* [Exercise material]:
▬▬▬
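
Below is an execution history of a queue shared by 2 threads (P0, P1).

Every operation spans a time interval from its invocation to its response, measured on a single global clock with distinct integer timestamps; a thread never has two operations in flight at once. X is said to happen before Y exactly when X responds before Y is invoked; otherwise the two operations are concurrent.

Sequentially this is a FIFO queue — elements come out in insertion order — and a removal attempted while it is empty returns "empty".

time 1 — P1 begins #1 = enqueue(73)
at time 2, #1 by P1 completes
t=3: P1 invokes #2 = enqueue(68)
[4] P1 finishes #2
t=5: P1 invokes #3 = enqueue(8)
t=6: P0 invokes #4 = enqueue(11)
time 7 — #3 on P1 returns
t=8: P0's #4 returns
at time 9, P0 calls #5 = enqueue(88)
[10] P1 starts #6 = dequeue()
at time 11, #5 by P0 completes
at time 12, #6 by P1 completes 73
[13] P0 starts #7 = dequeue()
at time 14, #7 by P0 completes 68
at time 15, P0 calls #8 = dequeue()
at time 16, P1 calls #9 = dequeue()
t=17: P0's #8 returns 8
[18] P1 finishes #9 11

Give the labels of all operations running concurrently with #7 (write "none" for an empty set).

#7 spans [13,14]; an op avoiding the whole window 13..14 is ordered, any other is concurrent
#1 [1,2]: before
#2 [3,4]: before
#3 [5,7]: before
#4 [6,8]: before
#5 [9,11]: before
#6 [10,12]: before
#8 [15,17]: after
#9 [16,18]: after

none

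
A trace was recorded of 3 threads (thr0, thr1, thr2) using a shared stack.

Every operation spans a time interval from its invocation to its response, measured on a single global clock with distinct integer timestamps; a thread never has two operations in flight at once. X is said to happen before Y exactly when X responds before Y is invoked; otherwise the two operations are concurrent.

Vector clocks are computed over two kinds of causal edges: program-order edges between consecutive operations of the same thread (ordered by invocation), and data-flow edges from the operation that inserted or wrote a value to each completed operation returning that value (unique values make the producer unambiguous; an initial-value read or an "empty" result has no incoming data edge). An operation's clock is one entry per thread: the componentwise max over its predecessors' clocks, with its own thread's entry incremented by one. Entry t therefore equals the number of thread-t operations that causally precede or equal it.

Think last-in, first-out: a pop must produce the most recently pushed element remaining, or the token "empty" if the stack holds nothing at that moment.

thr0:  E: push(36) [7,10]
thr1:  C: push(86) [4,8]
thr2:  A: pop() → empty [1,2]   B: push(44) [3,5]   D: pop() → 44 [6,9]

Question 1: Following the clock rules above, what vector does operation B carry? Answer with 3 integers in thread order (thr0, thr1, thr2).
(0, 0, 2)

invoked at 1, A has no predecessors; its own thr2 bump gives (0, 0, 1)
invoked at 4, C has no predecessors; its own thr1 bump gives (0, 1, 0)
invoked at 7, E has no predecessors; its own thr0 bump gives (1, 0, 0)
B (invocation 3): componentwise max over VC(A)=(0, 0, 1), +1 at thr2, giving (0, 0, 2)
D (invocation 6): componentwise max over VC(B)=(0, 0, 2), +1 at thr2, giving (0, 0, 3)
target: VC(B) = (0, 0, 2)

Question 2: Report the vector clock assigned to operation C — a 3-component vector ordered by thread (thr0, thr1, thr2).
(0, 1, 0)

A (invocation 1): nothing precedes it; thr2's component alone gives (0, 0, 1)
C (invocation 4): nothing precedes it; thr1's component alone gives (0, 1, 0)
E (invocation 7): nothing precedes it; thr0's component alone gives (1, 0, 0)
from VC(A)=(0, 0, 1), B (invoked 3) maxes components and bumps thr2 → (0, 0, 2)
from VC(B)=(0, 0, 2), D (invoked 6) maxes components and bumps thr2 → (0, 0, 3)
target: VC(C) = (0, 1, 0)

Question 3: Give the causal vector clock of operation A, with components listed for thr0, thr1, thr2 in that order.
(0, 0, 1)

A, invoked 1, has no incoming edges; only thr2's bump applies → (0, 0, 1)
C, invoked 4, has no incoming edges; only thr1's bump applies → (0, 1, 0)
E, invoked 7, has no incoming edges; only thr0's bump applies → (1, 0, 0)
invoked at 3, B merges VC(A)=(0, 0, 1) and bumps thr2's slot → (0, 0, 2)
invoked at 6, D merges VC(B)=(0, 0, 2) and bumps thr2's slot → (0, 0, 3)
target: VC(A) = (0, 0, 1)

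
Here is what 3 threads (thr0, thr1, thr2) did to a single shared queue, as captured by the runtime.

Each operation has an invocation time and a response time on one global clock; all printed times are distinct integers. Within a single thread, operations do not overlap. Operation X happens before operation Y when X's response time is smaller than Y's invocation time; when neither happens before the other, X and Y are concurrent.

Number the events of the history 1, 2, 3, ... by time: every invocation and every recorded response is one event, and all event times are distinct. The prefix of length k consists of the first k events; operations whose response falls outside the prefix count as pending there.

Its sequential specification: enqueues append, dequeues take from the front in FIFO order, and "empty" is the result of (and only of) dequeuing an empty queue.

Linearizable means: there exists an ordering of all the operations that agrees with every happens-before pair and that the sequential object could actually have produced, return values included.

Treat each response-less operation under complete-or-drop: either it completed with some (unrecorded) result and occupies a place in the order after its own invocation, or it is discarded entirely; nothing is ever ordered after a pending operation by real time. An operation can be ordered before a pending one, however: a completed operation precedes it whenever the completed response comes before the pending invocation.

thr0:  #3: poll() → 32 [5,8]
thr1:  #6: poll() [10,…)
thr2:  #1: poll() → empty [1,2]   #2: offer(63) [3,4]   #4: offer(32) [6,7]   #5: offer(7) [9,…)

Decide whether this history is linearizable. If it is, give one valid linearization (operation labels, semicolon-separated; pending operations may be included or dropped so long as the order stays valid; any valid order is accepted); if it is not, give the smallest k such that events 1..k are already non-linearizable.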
▬▬▬
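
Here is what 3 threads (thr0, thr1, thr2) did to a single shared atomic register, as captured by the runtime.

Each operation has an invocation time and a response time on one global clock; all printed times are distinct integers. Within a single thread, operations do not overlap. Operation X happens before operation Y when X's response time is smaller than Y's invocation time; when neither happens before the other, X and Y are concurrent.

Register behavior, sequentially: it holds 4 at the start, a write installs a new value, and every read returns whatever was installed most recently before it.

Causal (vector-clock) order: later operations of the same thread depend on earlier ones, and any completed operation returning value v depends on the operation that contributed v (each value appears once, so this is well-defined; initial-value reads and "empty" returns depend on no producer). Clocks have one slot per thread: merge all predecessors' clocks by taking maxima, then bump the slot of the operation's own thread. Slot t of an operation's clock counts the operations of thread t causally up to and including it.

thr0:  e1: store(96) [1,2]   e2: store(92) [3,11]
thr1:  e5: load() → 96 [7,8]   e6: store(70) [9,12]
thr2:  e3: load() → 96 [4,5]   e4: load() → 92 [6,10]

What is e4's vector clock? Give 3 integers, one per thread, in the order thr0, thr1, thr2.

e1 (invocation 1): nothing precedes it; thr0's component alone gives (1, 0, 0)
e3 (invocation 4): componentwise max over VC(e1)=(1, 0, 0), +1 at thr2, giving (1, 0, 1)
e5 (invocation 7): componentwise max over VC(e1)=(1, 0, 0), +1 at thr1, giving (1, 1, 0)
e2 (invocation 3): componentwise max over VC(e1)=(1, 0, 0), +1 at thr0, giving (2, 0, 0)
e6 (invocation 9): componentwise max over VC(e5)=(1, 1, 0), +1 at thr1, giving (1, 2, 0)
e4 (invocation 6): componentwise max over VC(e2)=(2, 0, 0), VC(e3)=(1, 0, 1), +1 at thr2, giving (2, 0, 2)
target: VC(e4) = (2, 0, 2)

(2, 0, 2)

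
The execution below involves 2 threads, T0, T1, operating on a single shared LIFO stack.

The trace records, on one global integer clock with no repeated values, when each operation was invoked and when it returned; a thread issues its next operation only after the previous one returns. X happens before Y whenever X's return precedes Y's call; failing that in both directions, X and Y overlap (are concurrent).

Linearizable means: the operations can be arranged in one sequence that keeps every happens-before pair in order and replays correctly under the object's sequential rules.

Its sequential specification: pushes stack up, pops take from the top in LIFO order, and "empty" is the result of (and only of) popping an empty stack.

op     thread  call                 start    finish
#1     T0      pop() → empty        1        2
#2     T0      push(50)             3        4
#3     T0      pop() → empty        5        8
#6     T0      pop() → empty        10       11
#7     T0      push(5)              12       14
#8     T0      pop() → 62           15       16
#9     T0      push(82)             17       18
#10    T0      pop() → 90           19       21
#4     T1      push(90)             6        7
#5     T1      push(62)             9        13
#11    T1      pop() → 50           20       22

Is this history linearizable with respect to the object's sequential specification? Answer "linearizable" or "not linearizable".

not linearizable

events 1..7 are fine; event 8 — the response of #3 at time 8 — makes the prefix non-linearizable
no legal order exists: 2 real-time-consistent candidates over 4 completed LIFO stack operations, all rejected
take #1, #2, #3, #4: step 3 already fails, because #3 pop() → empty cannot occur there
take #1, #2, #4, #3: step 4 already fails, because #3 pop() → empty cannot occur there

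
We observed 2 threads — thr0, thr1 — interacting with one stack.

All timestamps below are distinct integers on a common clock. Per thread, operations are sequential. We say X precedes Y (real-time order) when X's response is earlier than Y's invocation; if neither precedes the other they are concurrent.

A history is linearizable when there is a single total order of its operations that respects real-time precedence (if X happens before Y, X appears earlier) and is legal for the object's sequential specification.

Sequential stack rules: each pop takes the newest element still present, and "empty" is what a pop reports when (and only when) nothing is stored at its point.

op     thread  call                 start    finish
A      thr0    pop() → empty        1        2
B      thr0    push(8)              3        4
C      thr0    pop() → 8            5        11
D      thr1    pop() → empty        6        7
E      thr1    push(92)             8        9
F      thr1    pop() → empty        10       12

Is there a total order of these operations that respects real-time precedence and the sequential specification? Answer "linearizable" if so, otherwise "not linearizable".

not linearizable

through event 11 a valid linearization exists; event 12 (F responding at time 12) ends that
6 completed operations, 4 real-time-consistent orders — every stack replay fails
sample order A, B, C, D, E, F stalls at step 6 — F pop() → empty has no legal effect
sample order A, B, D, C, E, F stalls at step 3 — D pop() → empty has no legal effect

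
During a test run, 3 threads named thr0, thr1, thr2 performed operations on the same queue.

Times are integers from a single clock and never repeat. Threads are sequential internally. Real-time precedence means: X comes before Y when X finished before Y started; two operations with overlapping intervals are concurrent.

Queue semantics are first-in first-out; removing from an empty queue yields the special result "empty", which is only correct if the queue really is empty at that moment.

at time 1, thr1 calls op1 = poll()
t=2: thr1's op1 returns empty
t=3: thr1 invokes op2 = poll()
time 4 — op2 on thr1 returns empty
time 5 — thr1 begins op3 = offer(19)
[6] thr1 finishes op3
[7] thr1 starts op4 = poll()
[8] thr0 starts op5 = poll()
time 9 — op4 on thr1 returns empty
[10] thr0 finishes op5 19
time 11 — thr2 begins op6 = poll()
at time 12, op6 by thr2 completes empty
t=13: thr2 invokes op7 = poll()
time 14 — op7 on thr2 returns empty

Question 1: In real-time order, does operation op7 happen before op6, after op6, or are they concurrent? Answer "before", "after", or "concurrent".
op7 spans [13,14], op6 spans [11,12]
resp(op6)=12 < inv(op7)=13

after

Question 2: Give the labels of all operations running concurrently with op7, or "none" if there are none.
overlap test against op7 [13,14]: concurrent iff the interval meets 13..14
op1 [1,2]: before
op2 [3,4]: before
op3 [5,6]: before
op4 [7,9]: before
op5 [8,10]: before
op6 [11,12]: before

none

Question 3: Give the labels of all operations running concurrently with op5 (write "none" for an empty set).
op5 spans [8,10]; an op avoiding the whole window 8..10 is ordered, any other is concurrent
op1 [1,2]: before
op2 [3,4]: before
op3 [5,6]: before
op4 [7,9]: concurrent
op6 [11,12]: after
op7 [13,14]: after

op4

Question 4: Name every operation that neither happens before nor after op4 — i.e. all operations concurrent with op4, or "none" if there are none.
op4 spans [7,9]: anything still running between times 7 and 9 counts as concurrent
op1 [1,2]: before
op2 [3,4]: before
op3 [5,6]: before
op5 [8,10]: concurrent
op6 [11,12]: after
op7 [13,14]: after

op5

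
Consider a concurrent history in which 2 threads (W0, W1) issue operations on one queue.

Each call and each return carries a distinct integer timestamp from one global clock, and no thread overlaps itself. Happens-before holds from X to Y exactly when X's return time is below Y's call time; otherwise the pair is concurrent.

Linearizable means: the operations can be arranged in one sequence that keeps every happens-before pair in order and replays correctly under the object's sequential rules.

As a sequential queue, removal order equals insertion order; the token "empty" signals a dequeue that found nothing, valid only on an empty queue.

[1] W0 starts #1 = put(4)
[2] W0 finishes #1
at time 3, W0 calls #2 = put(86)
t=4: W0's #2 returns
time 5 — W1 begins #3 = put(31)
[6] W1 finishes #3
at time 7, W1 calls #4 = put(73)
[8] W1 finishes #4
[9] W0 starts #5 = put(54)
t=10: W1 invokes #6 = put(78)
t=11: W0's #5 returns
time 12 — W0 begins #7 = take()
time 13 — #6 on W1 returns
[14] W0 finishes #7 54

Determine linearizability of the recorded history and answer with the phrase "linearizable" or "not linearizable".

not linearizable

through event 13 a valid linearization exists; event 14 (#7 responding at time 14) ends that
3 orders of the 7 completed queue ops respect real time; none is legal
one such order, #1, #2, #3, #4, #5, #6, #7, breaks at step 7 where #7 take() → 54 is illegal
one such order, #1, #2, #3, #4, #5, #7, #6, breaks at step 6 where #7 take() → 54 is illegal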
▬▬▬
* [What to work on]:
All that belongs in your answer is the stretch of entries above from the line with "Consider a concurrent" through the line with "[6] W1 finishes #3", printed exactly.

* [Task output]:
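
Consider a concurrent history in which 2 threads (W0, W1) issue operations on one queue.

Each call and each return carries a distinct integer timestamp from one global clock, and no thread overlaps itself. Happens-before holds from X to Y exactly when X's return time is below Y's call time; otherwise the pair is concurrent.

Linearizable means: the operations can be arranged in one sequence that keeps every happens-before pair in order and replays correctly under the object's sequential rules.

As a sequential queue, removal order equals insertion order; the token "empty" signals a dequeue that found nothing, valid only on an empty queue.

[1] W0 starts #1 = put(4)
[2] W0 finishes #1
at time 3, W0 calls #2 = put(86)
t=4: W0's #2 returns
time 5 — W1 begins #3 = put(31)
[6] W1 finishes #3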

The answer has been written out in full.